#### REQUIREMENT:
An exact copy of the line containing "An observer records the following for two stars. Star A" and of every line after it, through the last line of the material, is what should be returned.
□ □ □ □
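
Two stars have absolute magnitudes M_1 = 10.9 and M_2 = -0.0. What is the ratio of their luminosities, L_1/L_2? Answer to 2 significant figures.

L_1/L_2 ≈ 4.4×10^-5

ΔM = M_1 − M_2 = 10.9
L_1/L_2 = 10^(−0.4 ΔM) = 10^-4.360 = 4.365×10^-5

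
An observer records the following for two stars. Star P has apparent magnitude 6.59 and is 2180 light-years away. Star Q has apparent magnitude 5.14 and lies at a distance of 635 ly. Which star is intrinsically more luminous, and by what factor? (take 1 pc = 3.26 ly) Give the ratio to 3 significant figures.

Star P: d = 2180 ly / 3.26 = 668.7 pc
Star P: M = m − 5 log₁₀ d + 5 = 6.59 − 5·2.8252 + 5 = -2.536
Star Q: d = 635 ly / 3.26 = 194.8 pc
Star Q: M = m − 5 log₁₀ d + 5 = 5.14 − 5·2.2896 + 5 = -1.308
ΔM = M_P − M_Q = -2.536 − (-1.308) = -1.228; smaller M is more luminous → Star P.
L ratio = 10^(0.4 |ΔM|) = 10^0.491 = 3.100

Star P is more luminous, by a factor of 3.10.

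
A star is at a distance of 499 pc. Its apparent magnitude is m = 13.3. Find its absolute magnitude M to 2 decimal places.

M ≈ 4.81

5 log₁₀(d/10 pc) = 5 log₁₀(499.0) − 5 = 8.491
M = m − 5 log₁₀(d/10) = 13.3 − 8.491 = 4.809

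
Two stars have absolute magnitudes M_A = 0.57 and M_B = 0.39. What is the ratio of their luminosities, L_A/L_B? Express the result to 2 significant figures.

L_A/L_B ≈ 0.85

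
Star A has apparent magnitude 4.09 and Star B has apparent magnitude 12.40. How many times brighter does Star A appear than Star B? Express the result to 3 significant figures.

2110

Δm = 4.09 − (12.40) = -8.31
Flux ratio = 10^(−0.4 Δm) = 10^(−0.4 × -8.31) = 10^3.324 = 2109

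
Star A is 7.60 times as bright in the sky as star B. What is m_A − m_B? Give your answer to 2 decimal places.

m_A − m_B ≈ -2.20

Pogson: Δm = −2.5 log₁₀(ratio) = −2.5 log₁₀(7.60) = −2.5 × 0.8808 = -2.202
Star A is brighter, so it has the smaller magnitude: the difference is negative.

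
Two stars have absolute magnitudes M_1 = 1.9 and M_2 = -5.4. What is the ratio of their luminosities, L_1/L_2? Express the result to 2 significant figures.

L_1/L_2 ≈ 1.2×10^-3

ΔM = M_1 − M_2 = 7.3
L_1/L_2 = 10^(−0.4 ΔM) = 10^-2.920 = 1.202×10^-3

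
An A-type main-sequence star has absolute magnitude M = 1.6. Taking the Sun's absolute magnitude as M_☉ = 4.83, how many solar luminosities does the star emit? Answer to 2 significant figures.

L/L_☉ ≈ 20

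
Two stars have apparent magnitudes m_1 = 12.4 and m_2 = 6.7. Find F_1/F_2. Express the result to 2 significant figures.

Magnitude difference = 5.7
Flux ratio = 10^(−0.4 Δm) = 10^(−0.4 × 5.7) = 10^-2.280 = 5.248×10^-3

F_1/F_2 ≈ 5.2×10^-3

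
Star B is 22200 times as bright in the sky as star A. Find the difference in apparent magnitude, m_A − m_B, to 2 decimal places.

m_A − m_B ≈ 10.87

Pogson: Δm = −2.5 log₁₀(ratio) = −2.5 log₁₀(22200) = −2.5 × 4.3464 = -10.866
Star B is brighter so has the smaller magnitude: m_A − m_B is positive.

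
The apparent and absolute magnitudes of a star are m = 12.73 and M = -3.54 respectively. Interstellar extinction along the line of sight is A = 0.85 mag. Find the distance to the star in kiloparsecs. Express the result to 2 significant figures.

d ≈ 12 kpc

m − M = 5 log₁₀(d/10 pc) + A  ⇒  12.73 − (-3.54) − 0.85 = 5 log₁₀(d/10)
15.420 = 5 log₁₀(d/10)
log₁₀ d = (m − M − A)/5 + 1 = 4.0840
d = 10^4.0840 = 12130 pc
= 12.13 kpc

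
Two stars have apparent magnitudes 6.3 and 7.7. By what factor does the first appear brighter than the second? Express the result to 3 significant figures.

3.63

Δm = 6.3 − (7.7) = -1.4
Flux ratio = 10^(−0.4 Δm) = 10^(−0.4 × -1.4) = 10^0.560 = 3.631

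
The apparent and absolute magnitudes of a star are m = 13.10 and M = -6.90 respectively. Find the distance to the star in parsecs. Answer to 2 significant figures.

Distance modulus: m − M = 13.10 − (-6.90) = 20.000
m − M = 5 log₁₀ d − 5
log₁₀ d = (m − M)/5 + 1 = 5.0000
d = 10^5.0000 = 100000 pc

d ≈ 100000 pc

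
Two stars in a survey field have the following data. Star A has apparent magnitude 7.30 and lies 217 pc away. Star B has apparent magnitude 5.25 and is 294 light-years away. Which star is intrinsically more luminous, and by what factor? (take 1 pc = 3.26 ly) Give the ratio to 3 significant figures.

Star B is more luminous, by a factor of 1.14.

Star A: M = m − 5 log₁₀ d + 5 = 7.30 − 5·2.3365 + 5 = 0.618
Star B: d = 294 ly / 3.26 = 90.18 pc
Star B: M = m − 5 log₁₀ d + 5 = 5.25 − 5·1.9551 + 5 = 0.474
ΔM = M_A − M_B = 0.618 − (0.474) = 0.143; smaller M is more luminous → Star B.
L ratio = 10^(0.4 |ΔM|) = 10^0.057 = 1.141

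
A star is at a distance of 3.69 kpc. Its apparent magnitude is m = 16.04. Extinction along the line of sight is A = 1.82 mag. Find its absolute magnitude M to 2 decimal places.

d = 3.69 kpc = 3690 pc
5 log₁₀(d/10 pc) = 5 log₁₀(3690) − 5 = 12.835
M = m − 5 log₁₀(d/10) − A = 16.04 − 12.835 − 1.82 = 1.385

M ≈ 1.38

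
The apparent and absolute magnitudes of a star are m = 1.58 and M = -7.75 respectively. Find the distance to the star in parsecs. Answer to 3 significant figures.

Distance modulus: m − M = 1.58 − (-7.75) = 9.330
m − M = 5 log₁₀ d − 5
log₁₀ d = (m − M)/5 + 1 = 2.8660
d = 10^2.8660 = 734.5 pc

d ≈ 735 pc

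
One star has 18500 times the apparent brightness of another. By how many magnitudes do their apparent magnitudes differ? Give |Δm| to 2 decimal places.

Pogson: Δm = −2.5 log₁₀(ratio) = −2.5 log₁₀(18500) = −2.5 × 4.2672 = -10.668

|Δm| ≈ 10.67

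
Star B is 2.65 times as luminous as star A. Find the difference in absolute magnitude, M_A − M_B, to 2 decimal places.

M_A − M_B ≈ 1.06

Pogson: ΔM = −2.5 log₁₀(ratio) = −2.5 log₁₀(2.65) = −2.5 × 0.4232 = -1.058
Star B is brighter so has the smaller magnitude: M_A − M_B is positive.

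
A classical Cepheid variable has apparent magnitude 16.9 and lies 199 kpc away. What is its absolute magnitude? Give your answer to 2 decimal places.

M ≈ -4.59

d = 199 kpc = 199000 pc
5 log₁₀(d/10 pc) = 5 log₁₀(199000) − 5 = 21.494
M = m − 5 log₁₀(d/10) = 16.9 − 21.494 = -4.594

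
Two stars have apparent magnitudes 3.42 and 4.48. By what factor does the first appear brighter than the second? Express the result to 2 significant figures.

2.7

Magnitude difference = -1.06
Flux ratio = 10^(−0.4 Δm) = 10^(−0.4 × -1.06) = 10^0.424 = 2.655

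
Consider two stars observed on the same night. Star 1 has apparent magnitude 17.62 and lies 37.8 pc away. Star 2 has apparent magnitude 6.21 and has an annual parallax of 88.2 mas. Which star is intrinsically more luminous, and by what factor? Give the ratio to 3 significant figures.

Star 2 is more luminous, by a factor of 3300.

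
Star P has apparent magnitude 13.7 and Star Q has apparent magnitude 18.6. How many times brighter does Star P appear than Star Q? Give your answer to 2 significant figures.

Magnitude difference = -4.9
Flux ratio = 10^(−0.4 Δm) = 10^(−0.4 × -4.9) = 10^1.960 = 91.20

91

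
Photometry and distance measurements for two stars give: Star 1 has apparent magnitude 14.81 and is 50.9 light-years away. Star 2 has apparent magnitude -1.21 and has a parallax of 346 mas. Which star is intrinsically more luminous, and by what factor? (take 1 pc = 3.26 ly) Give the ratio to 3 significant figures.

Star 2 is more luminous, by a factor of 87700.

Star 1: d = 50.9 ly / 3.26 = 15.61 pc
Star 1: M = m − 5 log₁₀ d + 5 = 14.81 − 5·1.1935 + 5 = 13.842
Star 2: p = 346 mas = 0.346″ → d = 1/p = 2.890 pc
Star 2: M = m − 5 log₁₀ d + 5 = -1.21 − 5·0.4609 + 5 = 1.485
ΔM = M_1 − M_2 = 13.842 − (1.485) = 12.357; smaller M is more luminous → Star 2.
L ratio = 10^(0.4 |ΔM|) = 10^4.943 = 87670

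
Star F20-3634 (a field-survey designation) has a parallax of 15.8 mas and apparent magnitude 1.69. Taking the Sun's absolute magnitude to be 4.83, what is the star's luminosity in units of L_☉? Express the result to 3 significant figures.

d = 1/p = 1000/15.8 mas = 63.29 pc
M = m − 5 log₁₀ d + 5 = 1.69 − 5·1.8013 + 5 = -2.317
M − M_☉ = -2.317 − 4.83 = -7.147
L/L_☉ = 10^(−0.4 × -7.147) = 722.2

L/L_☉ ≈ 722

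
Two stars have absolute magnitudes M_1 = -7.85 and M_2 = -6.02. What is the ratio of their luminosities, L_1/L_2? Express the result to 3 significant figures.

ΔM = M_1 − M_2 = -1.83
L_1/L_2 = 10^(−0.4 ΔM) = 10^0.732 = 5.395

L_1/L_2 ≈ 5.40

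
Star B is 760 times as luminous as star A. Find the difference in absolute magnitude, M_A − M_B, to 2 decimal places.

M_A − M_B ≈ 7.20

Pogson: ΔM = −2.5 log₁₀(ratio) = −2.5 log₁₀(760) = −2.5 × 2.8808 = -7.202
Star B is brighter so has the smaller magnitude: M_A − M_B is positive.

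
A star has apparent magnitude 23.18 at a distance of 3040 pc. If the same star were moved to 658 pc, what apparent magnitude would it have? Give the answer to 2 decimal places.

m ≈ 19.86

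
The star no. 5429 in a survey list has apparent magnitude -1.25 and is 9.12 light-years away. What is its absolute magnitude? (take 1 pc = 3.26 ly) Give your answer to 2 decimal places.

d = 9.12 ly / 3.26 = 2.798 pc
5 log₁₀(d/10 pc) = 5 log₁₀(2.798) − 5 = -2.766
M = m − 5 log₁₀(d/10) = -1.25 + 2.766 = 1.516

M ≈ 1.52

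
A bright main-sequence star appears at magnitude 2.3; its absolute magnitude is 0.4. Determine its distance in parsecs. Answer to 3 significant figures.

d ≈ 24.0 pc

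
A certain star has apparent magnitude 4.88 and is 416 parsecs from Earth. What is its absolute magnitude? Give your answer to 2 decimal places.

5 log₁₀(d/10 pc) = 5 log₁₀(416.0) − 5 = 8.095
M = m − 5 log₁₀(d/10) = 4.88 − 8.095 = -3.215

M ≈ -3.22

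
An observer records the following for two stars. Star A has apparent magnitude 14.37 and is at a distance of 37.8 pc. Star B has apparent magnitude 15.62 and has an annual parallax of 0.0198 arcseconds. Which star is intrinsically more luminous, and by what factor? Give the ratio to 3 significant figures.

Star A is more luminous, by a factor of 1.77.

Star A: M = m − 5 log₁₀ d + 5 = 14.37 − 5·1.5775 + 5 = 11.483
Star B: d = 1/p = 1/0.0198″ = 50.51 pc
Star B: M = m − 5 log₁₀ d + 5 = 15.62 − 5·1.7033 + 5 = 12.103
ΔM = M_A − M_B = 11.483 − (12.103) = -0.621; smaller M is more luminous → Star A.
L ratio = 10^(0.4 |ΔM|) = 10^0.248 = 1.771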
□ □ □ □
#### SOLVED EXERCISE:
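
An observer records the following for two stars. Star A has apparent magnitude 14.37 and is at a distance of 37.8 pc. Star B has apparent magnitude 15.62 and has an annual parallax of 0.0198 arcseconds. Which star is intrinsically more luminous, and by what factor? Give the ratio to 3 significant figures.

Star A is more luminous, by a factor of 1.77.

Star A: M = m − 5 log₁₀ d + 5 = 14.37 − 5·1.5775 + 5 = 11.483
Star B: d = 1/p = 1/0.0198″ = 50.51 pc
Star B: M = m − 5 log₁₀ d + 5 = 15.62 − 5·1.7033 + 5 = 12.103
ΔM = M_A − M_B = 11.483 − (12.103) = -0.621; smaller M is more luminous → Star A.
L ratio = 10^(0.4 |ΔM|) = 10^0.248 = 1.771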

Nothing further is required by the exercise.